→ **ASSIGNMENT**
All lines from the one containing "Using the Nernst" through the end of the data below are to be transcribed exactly. Leave out the rest.

→ **INPUT FOR THIS TASK**
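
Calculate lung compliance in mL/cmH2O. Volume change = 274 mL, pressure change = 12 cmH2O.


C = dV / dP
C = 274 / 12
C = 22.83 mL/cmH2O


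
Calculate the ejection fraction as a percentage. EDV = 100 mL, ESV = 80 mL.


SV = EDV - ESV = 100 - 80 = 20 mL
EF = SV/EDV * 100 = 20/100 * 100
EF = 20%


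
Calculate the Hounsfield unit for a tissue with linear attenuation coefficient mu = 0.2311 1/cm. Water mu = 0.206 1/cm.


HU = ((mu_tissue - mu_water) / mu_water) * 1000
HU = ((0.2311 - 0.206) / 0.206) * 1000
HU = 121.8


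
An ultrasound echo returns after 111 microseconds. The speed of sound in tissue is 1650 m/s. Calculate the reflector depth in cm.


depth = c * t / 2
t = 111 us = 1.1100e-04 s
depth = 1650 * 1.1100e-04 / 2
depth = 0.091575 m = 9.1575 cm


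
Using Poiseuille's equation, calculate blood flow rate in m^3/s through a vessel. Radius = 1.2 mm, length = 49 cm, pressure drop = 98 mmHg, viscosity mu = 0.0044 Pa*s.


Q = pi*r^4*dP / (8*mu*L)
r = 0.0012 m, L = 0.49 m
dP = 98 mmHg = 13065.556 Pa
Q = 4.9347e-06 m^3/s


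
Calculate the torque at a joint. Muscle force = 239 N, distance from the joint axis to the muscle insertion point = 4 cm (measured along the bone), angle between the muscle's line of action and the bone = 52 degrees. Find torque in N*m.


Torque = F * d * sin(theta)   (moment arm = d*sin(theta))
d = 4 cm = 0.04 m
Torque = 239 * 0.04 * sin(52)
Torque = 7.533 N*m


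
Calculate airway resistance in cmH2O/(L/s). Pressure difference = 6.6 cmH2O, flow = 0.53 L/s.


R = dP / flow
R = 6.6 / 0.53
R = 12.45 cmH2O/(L/s)


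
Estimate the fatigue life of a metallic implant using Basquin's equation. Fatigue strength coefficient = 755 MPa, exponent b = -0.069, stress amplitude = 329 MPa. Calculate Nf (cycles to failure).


sigma_a = sigma_f' * (2Nf)^b
2Nf = (sigma_a/sigma_f')^(1/b)
2Nf = (329/755)^(1/-0.069)
2Nf = 169151.61
Nf = 8.458e+04


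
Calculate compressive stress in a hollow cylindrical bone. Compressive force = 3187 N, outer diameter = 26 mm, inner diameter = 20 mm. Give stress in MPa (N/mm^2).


A = pi*(r_o^2 - r_i^2)
r_o = 13 mm, r_i = 10 mm
A = 216.77 mm^2
sigma = F/A = 3187 / 216.77
sigma = 14.7 MPa


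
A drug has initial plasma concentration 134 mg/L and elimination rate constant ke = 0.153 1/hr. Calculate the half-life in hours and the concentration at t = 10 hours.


t_half = ln(2) / ke = 0.693147 / 0.153 = 4.53 hr
C(t) = C0 * exp(-ke*t) = 134 * exp(-0.153*10)
C(10) = 29.02 mg/L


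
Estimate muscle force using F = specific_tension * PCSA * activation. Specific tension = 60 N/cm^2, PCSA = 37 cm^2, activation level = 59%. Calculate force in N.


F = sigma * PCSA * activation
F = 60 * 37 * 0.59
F = 1310 N


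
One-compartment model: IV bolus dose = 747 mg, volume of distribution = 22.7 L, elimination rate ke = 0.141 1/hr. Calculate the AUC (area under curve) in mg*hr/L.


C0 = Dose/Vd = 747/22.7 = 32.9075 mg/L
AUC = C0/ke = 32.9075/0.141
AUC = 233.4 mg*hr/L


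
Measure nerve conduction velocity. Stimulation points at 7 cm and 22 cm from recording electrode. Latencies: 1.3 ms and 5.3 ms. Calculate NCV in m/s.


Distance = (22 - 7) / 100 = 0.15 m
dt = (5.3 - 1.3) / 1000 = 0.004 s
NCV = dist / dt = 37.5 m/s


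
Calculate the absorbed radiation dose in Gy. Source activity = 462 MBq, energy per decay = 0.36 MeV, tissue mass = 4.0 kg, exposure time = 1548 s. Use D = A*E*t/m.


A = 462 MBq = 4.6200e+08 Bq
E = 0.36 MeV = 5.7672e-14 J
D = A*E*t/m = 4.6200e+08*5.7672e-14*1548/4.0
D = 0.01031 Gy


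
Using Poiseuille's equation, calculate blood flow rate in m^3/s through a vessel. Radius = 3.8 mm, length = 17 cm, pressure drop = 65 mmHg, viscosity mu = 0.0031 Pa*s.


Q = pi*r^4*dP / (8*mu*L)
r = 0.0038 m, L = 0.17 m
dP = 65 mmHg = 8665.93 Pa
Q = 0.001346 m^3/s


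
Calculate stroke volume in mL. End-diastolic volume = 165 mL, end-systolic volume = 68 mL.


SV = EDV - ESV
SV = 165 - 68
SV = 97 mL


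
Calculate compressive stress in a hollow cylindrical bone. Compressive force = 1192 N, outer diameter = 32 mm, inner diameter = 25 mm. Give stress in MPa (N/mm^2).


A = pi*(r_o^2 - r_i^2)
r_o = 16 mm, r_i = 12.5 mm
A = 313.374 mm^2
sigma = F/A = 1192 / 313.374
sigma = 3.804 MPa


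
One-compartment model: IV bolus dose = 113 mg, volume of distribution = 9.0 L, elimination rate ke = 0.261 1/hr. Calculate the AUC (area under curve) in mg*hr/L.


C0 = Dose/Vd = 113/9.0 = 12.5556 mg/L
AUC = C0/ke = 12.5556/0.261
AUC = 48.11 mg*hr/L


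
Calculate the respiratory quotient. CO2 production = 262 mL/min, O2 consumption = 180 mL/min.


RQ = VCO2 / VO2
RQ = 262 / 180
RQ = 1.456


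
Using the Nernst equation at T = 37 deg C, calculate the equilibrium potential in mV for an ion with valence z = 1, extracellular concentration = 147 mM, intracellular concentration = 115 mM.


E = (RT/(zF)) * ln(C_out/C_in)
T = 37 + 273.15 = 310.15 K
E = (8.314 * 310.15 / (1 * 96485)) * ln(147/115)
E = 6.561 mV


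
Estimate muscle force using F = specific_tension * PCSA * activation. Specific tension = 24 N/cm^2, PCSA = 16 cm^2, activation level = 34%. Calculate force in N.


F = sigma * PCSA * activation
F = 24 * 16 * 0.34
F = 130.6 N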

→ **RESPONSE TO THIS TASK**
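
Using the Nernst equation at T = 37 deg C, calculate the equilibrium potential in mV for an ion with valence z = 1, extracellular concentration = 147 mM, intracellular concentration = 115 mM.


E = (RT/(zF)) * ln(C_out/C_in)
T = 37 + 273.15 = 310.15 K
E = (8.314 * 310.15 / (1 * 96485)) * ln(147/115)
E = 6.561 mV


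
Estimate muscle force using F = specific_tension * PCSA * activation. Specific tension = 24 N/cm^2, PCSA = 16 cm^2, activation level = 34%. Calculate force in N.


F = sigma * PCSA * activation
F = 24 * 16 * 0.34
F = 130.6 N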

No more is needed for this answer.